§ **What to work on**
Copy exactly, and only, the lines that start at the line containing "At least how many integers" and end at the last line of the material below.

§ **Input data**
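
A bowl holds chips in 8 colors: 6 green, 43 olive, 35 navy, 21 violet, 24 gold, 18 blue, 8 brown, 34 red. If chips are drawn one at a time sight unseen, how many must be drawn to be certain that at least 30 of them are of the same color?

165

Treat the 8 colors as pigeonholes.
In the worst case we take at most 29 of each color, but all 6 green, all 21 violet, all 24 gold, all 18 blue, and all 8 brown (fewer than 29), giving 6 + 29 + 29 + 21 + 24 + 18 + 8 + 29 = 164.
One more chip then forces some color to 30, so 164 + 1 = 165.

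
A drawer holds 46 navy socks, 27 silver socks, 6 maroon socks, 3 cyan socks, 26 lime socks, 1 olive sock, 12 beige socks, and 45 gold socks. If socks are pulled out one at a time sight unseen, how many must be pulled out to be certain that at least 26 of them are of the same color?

In the worst case we take at most 25 of each color, but all 6 maroon, all 3 cyan, all 1 olive, and all 12 beige (fewer than 25), giving 25 + 25 + 6 + 3 + 25 + 1 + 12 + 25 = 122.
One more sock then forces some color to 26, so 122 + 1 = 123.

123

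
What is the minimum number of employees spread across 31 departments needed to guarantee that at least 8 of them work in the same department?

218

There are 31 departments acting as pigeonholes.
With 31 × 7 = 217 employees we could place exactly 7 in each, with no class reaching 8.
One more forces some class to hold 8, so 217 + 1 = 218.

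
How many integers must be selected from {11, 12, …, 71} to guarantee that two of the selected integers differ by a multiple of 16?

17

Use the pigeonhole principle on residue classes: group the integers by remainder mod 16; there are 16 residue classes, each nonempty in this range.
Choosing one from each class (16 integers) avoids any shared remainder.
One more choice must repeat a class, so two differ by a multiple of 16. Hence 16 + 1 = 17.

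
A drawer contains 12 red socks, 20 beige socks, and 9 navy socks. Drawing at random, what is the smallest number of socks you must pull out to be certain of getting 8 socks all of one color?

Treat the 3 colors as pigeonholes.
The worst case takes 7 socks of each color without reaching 8 of any: 3 × 7 = 21.
The next sock must bring some color to 8, so 21 + 1 = 22.

22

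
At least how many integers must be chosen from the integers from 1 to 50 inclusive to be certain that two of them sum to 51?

26

Partition {1, …, 50} into 25 pairs: {1,50}, {2,49}, …, {25,26}.
Choosing 25 integers — say the integers 1 through 25 — takes one from each pair and avoids the property.
Choosing 26 forces two into the same pair by pigeonhole, and those sum to 51. So 26.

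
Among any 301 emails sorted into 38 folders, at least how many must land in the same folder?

The 301 emails fall into 38 folders.
If each of the 38 folders held at most 7, the total would be at most 38 × 7 = 266 < 301, a contradiction.
So at least one holds ⌈301/38⌉ = 8.

8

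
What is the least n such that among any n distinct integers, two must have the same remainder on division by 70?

Two integers differ by a multiple of 70 exactly when they share a remainder mod 70.
There are 70 residue classes mod 70, so 70 integers can all lie in distinct classes.
One more integer must repeat a residue, giving a difference divisible by 70. So n = 70 + 1 = 71.

71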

§ **Exercise solution**
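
At least how many integers must be chosen from the integers from 1 to 50 inclusive to be certain that two of them sum to 51?

26

Partition {1, …, 50} into 25 pairs: {1,50}, {2,49}, …, {25,26}.
Choosing 25 integers — say the integers 1 through 25 — takes one from each pair and avoids the property.
Choosing 26 forces two into the same pair by pigeonhole, and those sum to 51. So 26.

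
Among any 301 emails sorted into 38 folders, at least how many must land in the same folder?

The 301 emails fall into 38 folders.
If each of the 38 folders held at most 7, the total would be at most 38 × 7 = 266 < 301, a contradiction.
So at least one holds ⌈301/38⌉ = 8.

8

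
What is the least n such that among any n distinct integers, two must have the same remainder on division by 70?

Two integers differ by a multiple of 70 exactly when they share a remainder mod 70.
There are 70 residue classes mod 70, so 70 integers can all lie in distinct classes.
One more integer must repeat a residue, giving a difference divisible by 70. So n = 70 + 1 = 71.

71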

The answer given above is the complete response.